Task instructions :: The full listing should be set down exactly as it reads.

Input ::

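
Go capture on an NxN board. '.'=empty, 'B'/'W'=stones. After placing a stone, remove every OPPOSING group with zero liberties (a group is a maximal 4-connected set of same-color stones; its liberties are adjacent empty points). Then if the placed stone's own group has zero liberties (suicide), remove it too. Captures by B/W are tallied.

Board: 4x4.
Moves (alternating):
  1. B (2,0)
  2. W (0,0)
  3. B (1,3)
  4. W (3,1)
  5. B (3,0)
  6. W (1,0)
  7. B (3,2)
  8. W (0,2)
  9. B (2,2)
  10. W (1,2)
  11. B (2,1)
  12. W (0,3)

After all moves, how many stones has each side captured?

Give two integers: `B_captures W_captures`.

Answer: 1 0

Derivation:
Move 1: B@(2,0) -> caps B=0 W=0
Move 2: W@(0,0) -> caps B=0 W=0
Move 3: B@(1,3) -> caps B=0 W=0
Move 4: W@(3,1) -> caps B=0 W=0
Move 5: B@(3,0) -> caps B=0 W=0
Move 6: W@(1,0) -> caps B=0 W=0
Move 7: B@(3,2) -> caps B=0 W=0
Move 8: W@(0,2) -> caps B=0 W=0
Move 9: B@(2,2) -> caps B=0 W=0
Move 10: W@(1,2) -> caps B=0 W=0
Move 11: B@(2,1) -> caps B=1 W=0
Move 12: W@(0,3) -> caps B=1 W=0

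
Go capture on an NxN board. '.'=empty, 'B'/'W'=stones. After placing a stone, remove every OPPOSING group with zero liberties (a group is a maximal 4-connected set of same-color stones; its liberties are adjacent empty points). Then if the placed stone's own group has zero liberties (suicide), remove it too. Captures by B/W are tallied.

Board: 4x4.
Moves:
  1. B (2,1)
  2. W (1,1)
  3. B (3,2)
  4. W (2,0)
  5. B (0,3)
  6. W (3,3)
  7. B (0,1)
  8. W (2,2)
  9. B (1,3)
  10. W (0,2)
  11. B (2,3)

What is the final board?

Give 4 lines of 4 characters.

Answer: .BWB
.W.B
WBWB
..B.

Derivation:
Move 1: B@(2,1) -> caps B=0 W=0
Move 2: W@(1,1) -> caps B=0 W=0
Move 3: B@(3,2) -> caps B=0 W=0
Move 4: W@(2,0) -> caps B=0 W=0
Move 5: B@(0,3) -> caps B=0 W=0
Move 6: W@(3,3) -> caps B=0 W=0
Move 7: B@(0,1) -> caps B=0 W=0
Move 8: W@(2,2) -> caps B=0 W=0
Move 9: B@(1,3) -> caps B=0 W=0
Move 10: W@(0,2) -> caps B=0 W=0
Move 11: B@(2,3) -> caps B=1 W=0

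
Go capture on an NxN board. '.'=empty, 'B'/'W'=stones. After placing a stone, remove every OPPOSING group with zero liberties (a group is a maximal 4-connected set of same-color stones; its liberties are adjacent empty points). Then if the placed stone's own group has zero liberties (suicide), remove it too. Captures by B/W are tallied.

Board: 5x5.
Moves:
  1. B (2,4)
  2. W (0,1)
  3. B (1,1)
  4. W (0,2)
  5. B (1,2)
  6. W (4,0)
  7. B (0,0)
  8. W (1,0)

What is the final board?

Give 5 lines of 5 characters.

Answer: .WW..
WBB..
....B
.....
W....

Derivation:
Move 1: B@(2,4) -> caps B=0 W=0
Move 2: W@(0,1) -> caps B=0 W=0
Move 3: B@(1,1) -> caps B=0 W=0
Move 4: W@(0,2) -> caps B=0 W=0
Move 5: B@(1,2) -> caps B=0 W=0
Move 6: W@(4,0) -> caps B=0 W=0
Move 7: B@(0,0) -> caps B=0 W=0
Move 8: W@(1,0) -> caps B=0 W=1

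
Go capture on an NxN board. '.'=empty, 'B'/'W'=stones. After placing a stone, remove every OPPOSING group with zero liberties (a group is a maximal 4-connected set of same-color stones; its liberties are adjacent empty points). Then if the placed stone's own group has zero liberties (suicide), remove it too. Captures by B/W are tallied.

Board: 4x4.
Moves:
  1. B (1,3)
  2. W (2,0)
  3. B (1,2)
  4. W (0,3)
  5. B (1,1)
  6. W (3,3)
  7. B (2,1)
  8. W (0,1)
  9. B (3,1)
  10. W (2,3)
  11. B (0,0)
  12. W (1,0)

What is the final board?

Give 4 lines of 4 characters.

Answer: .W.W
WBBB
WB.W
.B.W

Derivation:
Move 1: B@(1,3) -> caps B=0 W=0
Move 2: W@(2,0) -> caps B=0 W=0
Move 3: B@(1,2) -> caps B=0 W=0
Move 4: W@(0,3) -> caps B=0 W=0
Move 5: B@(1,1) -> caps B=0 W=0
Move 6: W@(3,3) -> caps B=0 W=0
Move 7: B@(2,1) -> caps B=0 W=0
Move 8: W@(0,1) -> caps B=0 W=0
Move 9: B@(3,1) -> caps B=0 W=0
Move 10: W@(2,3) -> caps B=0 W=0
Move 11: B@(0,0) -> caps B=0 W=0
Move 12: W@(1,0) -> caps B=0 W=1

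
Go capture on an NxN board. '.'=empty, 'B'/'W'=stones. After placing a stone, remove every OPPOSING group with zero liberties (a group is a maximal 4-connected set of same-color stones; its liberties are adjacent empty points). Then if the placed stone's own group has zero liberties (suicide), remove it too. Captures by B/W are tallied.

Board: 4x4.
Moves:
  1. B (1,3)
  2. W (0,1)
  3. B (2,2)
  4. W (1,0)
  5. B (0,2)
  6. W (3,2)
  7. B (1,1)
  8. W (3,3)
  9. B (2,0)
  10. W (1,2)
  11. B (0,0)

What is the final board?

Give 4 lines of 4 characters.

Move 1: B@(1,3) -> caps B=0 W=0
Move 2: W@(0,1) -> caps B=0 W=0
Move 3: B@(2,2) -> caps B=0 W=0
Move 4: W@(1,0) -> caps B=0 W=0
Move 5: B@(0,2) -> caps B=0 W=0
Move 6: W@(3,2) -> caps B=0 W=0
Move 7: B@(1,1) -> caps B=0 W=0
Move 8: W@(3,3) -> caps B=0 W=0
Move 9: B@(2,0) -> caps B=0 W=0
Move 10: W@(1,2) -> caps B=0 W=0
Move 11: B@(0,0) -> caps B=2 W=0

Answer: B.B.
.B.B
B.B.
..WW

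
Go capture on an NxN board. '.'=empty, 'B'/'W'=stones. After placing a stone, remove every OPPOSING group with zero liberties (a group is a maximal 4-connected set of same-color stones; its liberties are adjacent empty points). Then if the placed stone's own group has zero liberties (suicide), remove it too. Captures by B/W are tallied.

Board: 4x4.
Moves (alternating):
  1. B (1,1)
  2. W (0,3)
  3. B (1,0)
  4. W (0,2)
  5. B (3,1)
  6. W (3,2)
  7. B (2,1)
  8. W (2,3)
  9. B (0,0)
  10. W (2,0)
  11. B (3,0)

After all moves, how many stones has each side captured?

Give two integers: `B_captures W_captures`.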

Output of the task ::
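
Go capture on an NxN board. '.'=empty, 'B'/'W'=stones. After placing a stone, remove every OPPOSING group with zero liberties (a group is a maximal 4-connected set of same-color stones; its liberties are adjacent empty points). Then if the placed stone's own group has zero liberties (suicide), remove it too. Captures by B/W are tallied.

Board: 4x4.
Moves (alternating):
  1. B (2,0)
  2. W (0,0)
  3. B (1,3)
  4. W (3,1)
  5. B (3,0)
  6. W (1,0)
  7. B (3,2)
  8. W (0,2)
  9. B (2,2)
  10. W (1,2)
  11. B (2,1)
  12. W (0,3)

After all moves, how many stones has each side captured?

Give two integers: `B_captures W_captures`.

Answer: 1 0

Derivation:
Move 1: B@(2,0) -> caps B=0 W=0
Move 2: W@(0,0) -> caps B=0 W=0
Move 3: B@(1,3) -> caps B=0 W=0
Move 4: W@(3,1) -> caps B=0 W=0
Move 5: B@(3,0) -> caps B=0 W=0
Move 6: W@(1,0) -> caps B=0 W=0
Move 7: B@(3,2) -> caps B=0 W=0
Move 8: W@(0,2) -> caps B=0 W=0
Move 9: B@(2,2) -> caps B=0 W=0
Move 10: W@(1,2) -> caps B=0 W=0
Move 11: B@(2,1) -> caps B=1 W=0
Move 12: W@(0,3) -> caps B=1 W=0

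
Go capture on an NxN board. '.'=empty, 'B'/'W'=stones. After placing a stone, remove every OPPOSING group with zero liberties (a group is a maximal 4-connected set of same-color stones; its liberties are adjacent empty points). Then if the placed stone's own group has zero liberties (suicide), remove it too. Captures by B/W are tallied.

Board: 4x4.
Moves:
  1. B (2,1)
  2. W (1,1)
  3. B (3,2)
  4. W (2,0)
  5. B (0,3)
  6. W (3,3)
  7. B (0,1)
  8. W (2,2)
  9. B (1,3)
  10. W (0,2)
  11. B (2,3)

What is the final board?

Give 4 lines of 4 characters.

Answer: .BWB
.W.B
WBWB
..B.

Derivation:
Move 1: B@(2,1) -> caps B=0 W=0
Move 2: W@(1,1) -> caps B=0 W=0
Move 3: B@(3,2) -> caps B=0 W=0
Move 4: W@(2,0) -> caps B=0 W=0
Move 5: B@(0,3) -> caps B=0 W=0
Move 6: W@(3,3) -> caps B=0 W=0
Move 7: B@(0,1) -> caps B=0 W=0
Move 8: W@(2,2) -> caps B=0 W=0
Move 9: B@(1,3) -> caps B=0 W=0
Move 10: W@(0,2) -> caps B=0 W=0
Move 11: B@(2,3) -> caps B=1 W=0

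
Go capture on an NxN board. '.'=empty, 'B'/'W'=stones. After placing a stone, remove every OPPOSING group with zero liberties (a group is a maximal 4-connected set of same-color stones; its liberties are adjacent empty points). Then if the placed stone's own group has zero liberties (suicide), remove it too. Captures by B/W are tallied.

Board: 5x5.
Moves:
  1. B (2,4)
  2. W (0,1)
  3. B (1,1)
  4. W (0,2)
  5. B (1,2)
  6. W (4,0)
  7. B (0,0)
  8. W (1,0)

What is the final board?

Give 5 lines of 5 characters.

Answer: .WW..
WBB..
....B
.....
W....

Derivation:
Move 1: B@(2,4) -> caps B=0 W=0
Move 2: W@(0,1) -> caps B=0 W=0
Move 3: B@(1,1) -> caps B=0 W=0
Move 4: W@(0,2) -> caps B=0 W=0
Move 5: B@(1,2) -> caps B=0 W=0
Move 6: W@(4,0) -> caps B=0 W=0
Move 7: B@(0,0) -> caps B=0 W=0
Move 8: W@(1,0) -> caps B=0 W=1

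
Go capture on an NxN board. '.'=empty, 'B'/'W'=stones. After placing a stone, remove every OPPOSING group with zero liberties (a group is a maximal 4-connected set of same-color stones; its liberties are adjacent empty points). Then if the placed stone's own group has zero liberties (suicide), remove it too. Captures by B/W are tallied.

Board: 4x4.
Moves:
  1. B (1,3)
  2. W (2,0)
  3. B (1,2)
  4. W (0,3)
  5. B (1,1)
  6. W (3,3)
  7. B (2,1)
  8. W (0,1)
  9. B (3,1)
  10. W (2,3)
  11. B (0,0)
  12. W (1,0)

What is the final board?

Give 4 lines of 4 characters.

Answer: .W.W
WBBB
WB.W
.B.W

Derivation:
Move 1: B@(1,3) -> caps B=0 W=0
Move 2: W@(2,0) -> caps B=0 W=0
Move 3: B@(1,2) -> caps B=0 W=0
Move 4: W@(0,3) -> caps B=0 W=0
Move 5: B@(1,1) -> caps B=0 W=0
Move 6: W@(3,3) -> caps B=0 W=0
Move 7: B@(2,1) -> caps B=0 W=0
Move 8: W@(0,1) -> caps B=0 W=0
Move 9: B@(3,1) -> caps B=0 W=0
Move 10: W@(2,3) -> caps B=0 W=0
Move 11: B@(0,0) -> caps B=0 W=0
Move 12: W@(1,0) -> caps B=0 W=1

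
Go capture on an NxN board. '.'=empty, 'B'/'W'=stones. After placing a stone, remove every OPPOSING group with zero liberties (a group is a maximal 4-connected set of same-color stones; its liberties are adjacent empty points). Then if the placed stone's own group has zero liberties (suicide), remove it too. Captures by B/W are tallied.

Board: 4x4.
Moves:
  1. B (1,3)
  2. W (0,1)
  3. B (2,2)
  4. W (1,0)
  5. B (0,2)
  6. W (3,2)
  7. B (1,1)
  8. W (3,3)
  9. B (2,0)
  10. W (1,2)
  11. B (0,0)

What is the final board?

Give 4 lines of 4 characters.

Move 1: B@(1,3) -> caps B=0 W=0
Move 2: W@(0,1) -> caps B=0 W=0
Move 3: B@(2,2) -> caps B=0 W=0
Move 4: W@(1,0) -> caps B=0 W=0
Move 5: B@(0,2) -> caps B=0 W=0
Move 6: W@(3,2) -> caps B=0 W=0
Move 7: B@(1,1) -> caps B=0 W=0
Move 8: W@(3,3) -> caps B=0 W=0
Move 9: B@(2,0) -> caps B=0 W=0
Move 10: W@(1,2) -> caps B=0 W=0
Move 11: B@(0,0) -> caps B=2 W=0

Answer: B.B.
.B.B
B.B.
..WW

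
Go capture on an NxN board. '.'=empty, 'B'/'W'=stones. After placing a stone, remove every OPPOSING group with zero liberties (a group is a maximal 4-connected set of same-color stones; its liberties are adjacent empty points). Then if the placed stone's own group has zero liberties (suicide), remove it too. Captures by B/W are tallied.

Board: 4x4.
Moves (alternating):
  1. B (1,1)
  2. W (0,3)
  3. B (1,0)
  4. W (0,2)
  5. B (3,1)
  6. W (3,2)
  7. B (2,1)
  8. W (2,3)
  9. B (0,0)
  10. W (2,0)
  11. B (3,0)

After all moves, how many stones has each side captured?

Give two integers: `B_captures W_captures`.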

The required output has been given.